● **TRY IT**: Return the listing below character for character.
------------------------------------------------------------
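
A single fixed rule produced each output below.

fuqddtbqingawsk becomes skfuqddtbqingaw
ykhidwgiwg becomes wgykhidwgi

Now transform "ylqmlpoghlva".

The rule is to move the last 2 characters to the front (rotate right by 2).
So "ylqmlpoghlva" becomes "vaylqmlpoghl".

vaylqmlpoghl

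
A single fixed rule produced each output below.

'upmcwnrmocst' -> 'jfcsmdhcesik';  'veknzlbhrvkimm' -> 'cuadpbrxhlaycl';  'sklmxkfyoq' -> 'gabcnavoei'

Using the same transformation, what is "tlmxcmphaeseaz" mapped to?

pbcnscfxquiuqj

The rule is to shift every letter 10 places backward in the alphabet (wrapping around), then swap the first and last characters.
"tlmxcmphaeseaz" → "jbcnscfxquiuqp" → "pbcnscfxquiuqj".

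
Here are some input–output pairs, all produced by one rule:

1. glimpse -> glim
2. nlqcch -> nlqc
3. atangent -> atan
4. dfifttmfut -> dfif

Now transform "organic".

In each case the input is transformed by: keep only the first 4 characters.
Doing the same to "organic": "orga".

orga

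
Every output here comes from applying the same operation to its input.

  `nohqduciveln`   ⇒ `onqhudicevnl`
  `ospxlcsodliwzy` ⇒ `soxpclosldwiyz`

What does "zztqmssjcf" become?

zzqtsmjsfc

Looking at the pairs, the operation is to swap each adjacent pair of characters (1↔2, 3↔4, ...).
Doing the same to "zztqmssjcf": "zzqtsmjsfc".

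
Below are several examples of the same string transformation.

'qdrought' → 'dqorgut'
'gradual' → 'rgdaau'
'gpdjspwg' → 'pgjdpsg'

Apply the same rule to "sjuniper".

Each output is the input with this applied: swap each adjacent pair of characters (1↔2, 3↔4, ...), then delete the last character.
Starting from "sjuniper": after the first operation, "jsnupire"; after the second, "jsnupir".

jsnupir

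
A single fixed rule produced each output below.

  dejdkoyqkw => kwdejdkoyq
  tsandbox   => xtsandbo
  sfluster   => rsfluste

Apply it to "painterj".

Rule — swap the front and back halves of the string, then move the first 3 characters to the end (rotate left by 3).
"painterj" → "terjpain" → "jpainter".

jpainter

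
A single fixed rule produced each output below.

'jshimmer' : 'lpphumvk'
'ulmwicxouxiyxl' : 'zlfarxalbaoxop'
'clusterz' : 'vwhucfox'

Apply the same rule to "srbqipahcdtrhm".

tlsdkfgwukpvue

Rule — move the first 3 characters to the end (rotate left by 3), then shift every letter 3 places forward in the alphabet (wrapping around).
So "srbqipahcdtrhm" becomes "tlsdkfgwukpvue".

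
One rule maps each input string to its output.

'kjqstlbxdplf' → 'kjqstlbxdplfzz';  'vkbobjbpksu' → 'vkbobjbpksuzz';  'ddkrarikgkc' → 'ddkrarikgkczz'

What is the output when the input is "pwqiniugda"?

The pattern: append "zz".
For "pwqiniugda" the result is "pwqiniugdazz".

pwqiniugdazz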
------------------------------------------------------------
● **ANSWER BELOW**:
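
A single fixed rule produced each output below.

fuqddtbqingawsk becomes skfuqddtbqingaw
ykhidwgiwg becomes wgykhidwgi

Now transform "ylqmlpoghlva".

The rule is to move the last 2 characters to the front (rotate right by 2).
So "ylqmlpoghlva" becomes "vaylqmlpoghl".

vaylqmlpoghl

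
A single fixed rule produced each output below.

'upmcwnrmocst' -> 'jfcsmdhcesik';  'veknzlbhrvkimm' -> 'cuadpbrxhlaycl';  'sklmxkfyoq' -> 'gabcnavoei'

Using the same transformation, what is "tlmxcmphaeseaz" mapped to?

pbcnscfxquiuqj

The rule is to shift every letter 10 places backward in the alphabet (wrapping around), then swap the first and last characters.
"tlmxcmphaeseaz" → "jbcnscfxquiuqp" → "pbcnscfxquiuqj".

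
Here are some input–output pairs, all produced by one rule:

1. glimpse -> glim
2. nlqcch -> nlqc
3. atangent -> atan
4. dfifttmfut -> dfif

Now transform "organic".

In each case the input is transformed by: keep only the first 4 characters.
Doing the same to "organic": "orga".

orga

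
Every output here comes from applying the same operation to its input.

  `nohqduciveln`   ⇒ `onqhudicevnl`
  `ospxlcsodliwzy` ⇒ `soxpclosldwiyz`

What does "zztqmssjcf" become?

zzqtsmjsfc

Looking at the pairs, the operation is to swap each adjacent pair of characters (1↔2, 3↔4, ...).
Doing the same to "zztqmssjcf": "zzqtsmjsfc".

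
Below are several examples of the same string transformation.

'qdrought' → 'dqorgut'
'gradual' → 'rgdaau'
'gpdjspwg' → 'pgjdpsg'

Apply the same rule to "sjuniper".

Each output is the input with this applied: swap each adjacent pair of characters (1↔2, 3↔4, ...), then delete the last character.
Starting from "sjuniper": after the first operation, "jsnupire"; after the second, "jsnupir".

jsnupir

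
A single fixed rule produced each output below.

  dejdkoyqkw => kwdejdkoyq
  tsandbox   => xtsandbo
  sfluster   => rsfluste

Apply it to "painterj".

Rule — swap the front and back halves of the string, then move the first 3 characters to the end (rotate left by 3).
"painterj" → "terjpain" → "jpainter".

jpainter

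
A single fixed rule produced each output below.

'jshimmer' : 'lpphumvk'
'ulmwicxouxiyxl' : 'zlfarxalbaoxop'
'clusterz' : 'vwhucfox'

Apply the same rule to "srbqipahcdtrhm".

tlsdkfgwukpvue

Rule — move the first 3 characters to the end (rotate left by 3), then shift every letter 3 places forward in the alphabet (wrapping around).
So "srbqipahcdtrhm" becomes "tlsdkfgwukpvue".

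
One rule maps each input string to its output.

'kjqstlbxdplf' → 'kjqstlbxdplfzz';  'vkbobjbpksu' → 'vkbobjbpksuzz';  'ddkrarikgkc' → 'ddkrarikgkczz'

What is the output when the input is "pwqiniugda"?

The pattern: append "zz".
For "pwqiniugda" the result is "pwqiniugdazz".

pwqiniugdazz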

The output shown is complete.